AVAILABLE DATA:
════════════════════
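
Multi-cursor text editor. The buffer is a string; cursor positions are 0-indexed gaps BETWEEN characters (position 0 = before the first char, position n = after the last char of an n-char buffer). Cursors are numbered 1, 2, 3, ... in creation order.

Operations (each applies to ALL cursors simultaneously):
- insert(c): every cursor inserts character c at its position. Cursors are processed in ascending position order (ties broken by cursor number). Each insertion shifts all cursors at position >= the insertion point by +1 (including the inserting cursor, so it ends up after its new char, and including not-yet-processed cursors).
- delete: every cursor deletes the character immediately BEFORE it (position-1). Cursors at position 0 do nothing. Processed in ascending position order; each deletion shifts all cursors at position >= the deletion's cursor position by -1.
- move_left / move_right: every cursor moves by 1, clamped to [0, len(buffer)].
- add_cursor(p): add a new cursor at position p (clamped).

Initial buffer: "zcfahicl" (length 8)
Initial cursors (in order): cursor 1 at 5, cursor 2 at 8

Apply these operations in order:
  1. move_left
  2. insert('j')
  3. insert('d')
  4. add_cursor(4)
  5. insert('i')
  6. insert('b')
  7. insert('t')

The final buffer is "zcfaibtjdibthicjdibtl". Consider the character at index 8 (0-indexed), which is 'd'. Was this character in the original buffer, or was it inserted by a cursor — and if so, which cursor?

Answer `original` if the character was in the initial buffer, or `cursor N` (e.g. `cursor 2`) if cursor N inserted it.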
════════════════════
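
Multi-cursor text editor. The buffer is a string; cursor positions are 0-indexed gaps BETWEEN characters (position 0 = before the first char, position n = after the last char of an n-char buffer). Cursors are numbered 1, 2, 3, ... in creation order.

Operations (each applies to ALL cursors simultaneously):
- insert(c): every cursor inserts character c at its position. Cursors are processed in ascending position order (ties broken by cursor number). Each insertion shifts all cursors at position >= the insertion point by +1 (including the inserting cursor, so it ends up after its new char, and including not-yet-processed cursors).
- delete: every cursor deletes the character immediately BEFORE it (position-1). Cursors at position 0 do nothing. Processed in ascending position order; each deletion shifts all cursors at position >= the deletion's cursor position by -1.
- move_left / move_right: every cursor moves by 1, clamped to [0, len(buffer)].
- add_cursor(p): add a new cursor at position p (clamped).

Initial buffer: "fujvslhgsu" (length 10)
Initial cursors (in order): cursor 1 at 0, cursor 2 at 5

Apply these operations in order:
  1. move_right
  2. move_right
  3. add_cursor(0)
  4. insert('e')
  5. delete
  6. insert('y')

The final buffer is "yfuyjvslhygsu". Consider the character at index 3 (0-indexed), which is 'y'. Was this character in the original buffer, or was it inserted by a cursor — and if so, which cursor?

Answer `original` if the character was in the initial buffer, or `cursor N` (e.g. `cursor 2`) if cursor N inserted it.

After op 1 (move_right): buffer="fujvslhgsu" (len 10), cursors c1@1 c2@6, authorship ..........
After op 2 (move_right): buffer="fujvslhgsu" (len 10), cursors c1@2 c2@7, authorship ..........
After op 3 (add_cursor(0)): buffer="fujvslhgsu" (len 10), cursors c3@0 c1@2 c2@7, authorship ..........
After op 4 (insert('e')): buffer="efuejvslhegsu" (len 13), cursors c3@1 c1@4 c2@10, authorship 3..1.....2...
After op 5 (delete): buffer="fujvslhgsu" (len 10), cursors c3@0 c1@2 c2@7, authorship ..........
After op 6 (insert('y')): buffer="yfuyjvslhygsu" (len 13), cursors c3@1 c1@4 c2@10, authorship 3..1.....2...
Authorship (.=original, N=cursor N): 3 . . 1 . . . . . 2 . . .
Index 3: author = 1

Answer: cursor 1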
════════════════════
PROBLEM DETAILS:
Would you print exactly, and only, the lines of the data above from the line with "Initial cursors (in order): cursor 1 at 0, cursor" through the line with "3 (0-indexed), which", inclusive?

ANSWER TO THE PROBLEM:
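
Initial cursors (in order): cursor 1 at 0, cursor 2 at 5

Apply these operations in order:
  1. move_right
  2. move_right
  3. add_cursor(0)
  4. insert('e')
  5. delete
  6. insert('y')

The final buffer is "yfuyjvslhygsu". Consider the character at index 3 (0-indexed), which is 'y'. Was this character in the original buffer, or was it inserted by a cursor — and if so, which cursor?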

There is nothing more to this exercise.